[Opening DATA EXTRACT section]

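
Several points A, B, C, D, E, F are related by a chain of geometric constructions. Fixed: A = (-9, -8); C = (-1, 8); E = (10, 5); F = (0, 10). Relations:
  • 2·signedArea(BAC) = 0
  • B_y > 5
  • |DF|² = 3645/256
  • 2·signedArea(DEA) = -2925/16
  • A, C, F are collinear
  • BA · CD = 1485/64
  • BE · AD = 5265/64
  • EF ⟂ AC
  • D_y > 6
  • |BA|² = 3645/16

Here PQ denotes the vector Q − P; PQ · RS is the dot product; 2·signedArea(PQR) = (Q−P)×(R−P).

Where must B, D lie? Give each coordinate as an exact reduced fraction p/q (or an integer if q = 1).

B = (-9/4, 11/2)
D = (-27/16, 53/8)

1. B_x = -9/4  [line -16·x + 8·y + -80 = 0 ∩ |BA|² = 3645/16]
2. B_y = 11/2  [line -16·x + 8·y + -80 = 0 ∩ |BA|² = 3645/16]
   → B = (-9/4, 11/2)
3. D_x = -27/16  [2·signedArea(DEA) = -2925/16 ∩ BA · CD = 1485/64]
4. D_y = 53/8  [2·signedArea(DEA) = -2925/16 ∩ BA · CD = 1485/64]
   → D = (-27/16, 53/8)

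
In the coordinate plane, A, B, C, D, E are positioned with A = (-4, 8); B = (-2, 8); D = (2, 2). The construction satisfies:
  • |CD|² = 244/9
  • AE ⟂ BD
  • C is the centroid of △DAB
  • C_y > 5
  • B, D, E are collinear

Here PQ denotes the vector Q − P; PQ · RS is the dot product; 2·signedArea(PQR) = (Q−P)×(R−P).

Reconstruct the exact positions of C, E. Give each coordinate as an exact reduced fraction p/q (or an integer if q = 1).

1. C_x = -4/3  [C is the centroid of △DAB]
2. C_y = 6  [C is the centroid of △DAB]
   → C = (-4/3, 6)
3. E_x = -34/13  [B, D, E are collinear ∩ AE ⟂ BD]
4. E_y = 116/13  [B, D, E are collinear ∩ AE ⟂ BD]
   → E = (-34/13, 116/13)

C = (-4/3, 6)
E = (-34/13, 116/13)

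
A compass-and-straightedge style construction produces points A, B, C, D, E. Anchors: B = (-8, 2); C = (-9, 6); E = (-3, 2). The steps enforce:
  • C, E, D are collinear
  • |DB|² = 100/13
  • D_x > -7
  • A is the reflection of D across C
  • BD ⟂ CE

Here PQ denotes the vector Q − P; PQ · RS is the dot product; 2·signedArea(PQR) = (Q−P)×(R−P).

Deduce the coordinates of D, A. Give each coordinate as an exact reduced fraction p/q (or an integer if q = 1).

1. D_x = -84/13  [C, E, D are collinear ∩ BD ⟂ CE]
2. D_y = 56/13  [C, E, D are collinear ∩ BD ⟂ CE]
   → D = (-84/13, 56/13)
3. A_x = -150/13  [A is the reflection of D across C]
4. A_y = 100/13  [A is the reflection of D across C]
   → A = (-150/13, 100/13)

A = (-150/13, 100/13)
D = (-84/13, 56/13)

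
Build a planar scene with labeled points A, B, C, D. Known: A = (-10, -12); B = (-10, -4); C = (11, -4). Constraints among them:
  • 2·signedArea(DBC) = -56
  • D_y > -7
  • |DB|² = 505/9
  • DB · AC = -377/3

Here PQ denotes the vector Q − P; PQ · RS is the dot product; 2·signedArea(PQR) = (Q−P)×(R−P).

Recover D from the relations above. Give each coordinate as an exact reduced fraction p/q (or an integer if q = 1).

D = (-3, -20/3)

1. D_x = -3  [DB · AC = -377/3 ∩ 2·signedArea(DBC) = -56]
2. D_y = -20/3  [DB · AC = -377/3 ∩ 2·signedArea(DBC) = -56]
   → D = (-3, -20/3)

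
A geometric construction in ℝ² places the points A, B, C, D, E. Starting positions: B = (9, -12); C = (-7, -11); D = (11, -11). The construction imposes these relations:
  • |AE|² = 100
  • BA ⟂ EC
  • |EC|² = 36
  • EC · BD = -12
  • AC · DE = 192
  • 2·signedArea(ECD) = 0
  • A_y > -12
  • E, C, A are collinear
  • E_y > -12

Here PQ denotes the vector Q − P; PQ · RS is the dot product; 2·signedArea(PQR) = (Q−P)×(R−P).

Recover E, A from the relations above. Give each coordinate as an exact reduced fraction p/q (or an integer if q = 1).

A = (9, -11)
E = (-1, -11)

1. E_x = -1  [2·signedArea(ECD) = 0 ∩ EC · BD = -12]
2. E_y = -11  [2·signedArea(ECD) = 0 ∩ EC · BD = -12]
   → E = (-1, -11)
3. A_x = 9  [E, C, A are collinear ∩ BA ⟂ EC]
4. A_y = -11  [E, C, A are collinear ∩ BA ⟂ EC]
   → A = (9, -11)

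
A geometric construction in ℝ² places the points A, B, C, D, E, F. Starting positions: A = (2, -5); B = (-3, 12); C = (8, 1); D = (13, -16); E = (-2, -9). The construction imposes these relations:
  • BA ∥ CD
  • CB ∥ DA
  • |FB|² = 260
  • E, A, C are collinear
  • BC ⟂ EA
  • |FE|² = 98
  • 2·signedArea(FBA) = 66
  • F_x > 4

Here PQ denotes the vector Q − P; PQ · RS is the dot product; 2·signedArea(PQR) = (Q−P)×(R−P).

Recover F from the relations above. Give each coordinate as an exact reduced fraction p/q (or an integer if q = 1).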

[Closing DATA EXTRACT section]

## WHAT YOU HAVE TO DO
Please give every entry again, precisely as it appears.

## YOUR SOLUTION
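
Several points A, B, C, D, E, F are related by a chain of geometric constructions. Fixed: A = (-9, -8); C = (-1, 8); E = (10, 5); F = (0, 10). Relations:
  • 2·signedArea(BAC) = 0
  • B_y > 5
  • |DF|² = 3645/256
  • 2·signedArea(DEA) = -2925/16
  • A, C, F are collinear
  • BA · CD = 1485/64
  • BE · AD = 5265/64
  • EF ⟂ AC
  • D_y > 6
  • |BA|² = 3645/16

Here PQ denotes the vector Q − P; PQ · RS is the dot product; 2·signedArea(PQR) = (Q−P)×(R−P).

Where must B, D lie? Give each coordinate as an exact reduced fraction p/q (or an integer if q = 1).

B = (-9/4, 11/2)
D = (-27/16, 53/8)

1. B_x = -9/4  [line -16·x + 8·y + -80 = 0 ∩ |BA|² = 3645/16]
2. B_y = 11/2  [line -16·x + 8·y + -80 = 0 ∩ |BA|² = 3645/16]
   → B = (-9/4, 11/2)
3. D_x = -27/16  [2·signedArea(DEA) = -2925/16 ∩ BA · CD = 1485/64]
4. D_y = 53/8  [2·signedArea(DEA) = -2925/16 ∩ BA · CD = 1485/64]
   → D = (-27/16, 53/8)

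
In the coordinate plane, A, B, C, D, E are positioned with A = (-4, 8); B = (-2, 8); D = (2, 2). The construction satisfies:
  • |CD|² = 244/9
  • AE ⟂ BD
  • C is the centroid of △DAB
  • C_y > 5
  • B, D, E are collinear

Here PQ denotes the vector Q − P; PQ · RS is the dot product; 2·signedArea(PQR) = (Q−P)×(R−P).

Reconstruct the exact positions of C, E. Give each coordinate as an exact reduced fraction p/q (or an integer if q = 1).

1. C_x = -4/3  [C is the centroid of △DAB]
2. C_y = 6  [C is the centroid of △DAB]
   → C = (-4/3, 6)
3. E_x = -34/13  [B, D, E are collinear ∩ AE ⟂ BD]
4. E_y = 116/13  [B, D, E are collinear ∩ AE ⟂ BD]
   → E = (-34/13, 116/13)

C = (-4/3, 6)
E = (-34/13, 116/13)

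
A compass-and-straightedge style construction produces points A, B, C, D, E. Anchors: B = (-8, 2); C = (-9, 6); E = (-3, 2). The steps enforce:
  • C, E, D are collinear
  • |DB|² = 100/13
  • D_x > -7
  • A is the reflection of D across C
  • BD ⟂ CE

Here PQ denotes the vector Q − P; PQ · RS is the dot product; 2·signedArea(PQR) = (Q−P)×(R−P).

Deduce the coordinates of D, A. Give each coordinate as an exact reduced fraction p/q (or an integer if q = 1).

1. D_x = -84/13  [C, E, D are collinear ∩ BD ⟂ CE]
2. D_y = 56/13  [C, E, D are collinear ∩ BD ⟂ CE]
   → D = (-84/13, 56/13)
3. A_x = -150/13  [A is the reflection of D across C]
4. A_y = 100/13  [A is the reflection of D across C]
   → A = (-150/13, 100/13)

A = (-150/13, 100/13)
D = (-84/13, 56/13)

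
Build a planar scene with labeled points A, B, C, D. Known: A = (-10, -12); B = (-10, -4); C = (11, -4). Constraints among them:
  • 2·signedArea(DBC) = -56
  • D_y > -7
  • |DB|² = 505/9
  • DB · AC = -377/3

Here PQ denotes the vector Q − P; PQ · RS is the dot product; 2·signedArea(PQR) = (Q−P)×(R−P).

Recover D from the relations above. Give each coordinate as an exact reduced fraction p/q (or an integer if q = 1).

D = (-3, -20/3)

1. D_x = -3  [DB · AC = -377/3 ∩ 2·signedArea(DBC) = -56]
2. D_y = -20/3  [DB · AC = -377/3 ∩ 2·signedArea(DBC) = -56]
   → D = (-3, -20/3)

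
A geometric construction in ℝ² places the points A, B, C, D, E. Starting positions: B = (9, -12); C = (-7, -11); D = (11, -11). The construction imposes these relations:
  • |AE|² = 100
  • BA ⟂ EC
  • |EC|² = 36
  • EC · BD = -12
  • AC · DE = 192
  • 2·signedArea(ECD) = 0
  • A_y > -12
  • E, C, A are collinear
  • E_y > -12

Here PQ denotes the vector Q − P; PQ · RS is the dot product; 2·signedArea(PQR) = (Q−P)×(R−P).

Recover E, A from the relations above. Give each coordinate as an exact reduced fraction p/q (or an integer if q = 1).

A = (9, -11)
E = (-1, -11)

1. E_x = -1  [2·signedArea(ECD) = 0 ∩ EC · BD = -12]
2. E_y = -11  [2·signedArea(ECD) = 0 ∩ EC · BD = -12]
   → E = (-1, -11)
3. A_x = 9  [E, C, A are collinear ∩ BA ⟂ EC]
4. A_y = -11  [E, C, A are collinear ∩ BA ⟂ EC]
   → A = (9, -11)

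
A geometric construction in ℝ² places the points A, B, C, D, E, F. Starting positions: A = (2, -5); B = (-3, 12); C = (8, 1); D = (13, -16); E = (-2, -9). The construction imposes these relations:
  • BA ∥ CD
  • CB ∥ DA
  • |FB|² = 260
  • E, A, C are collinear
  • BC ⟂ EA
  • |FE|² = 98
  • 2·signedArea(FBA) = 66
  • F_x > 4

Here PQ denotes the vector Q − P; PQ · RS is the dot product; 2·signedArea(PQR) = (Q−P)×(R−P).

Recover F from the relations above. Give each coordinate as an exact reduced fraction p/q (or an integer if q = 1).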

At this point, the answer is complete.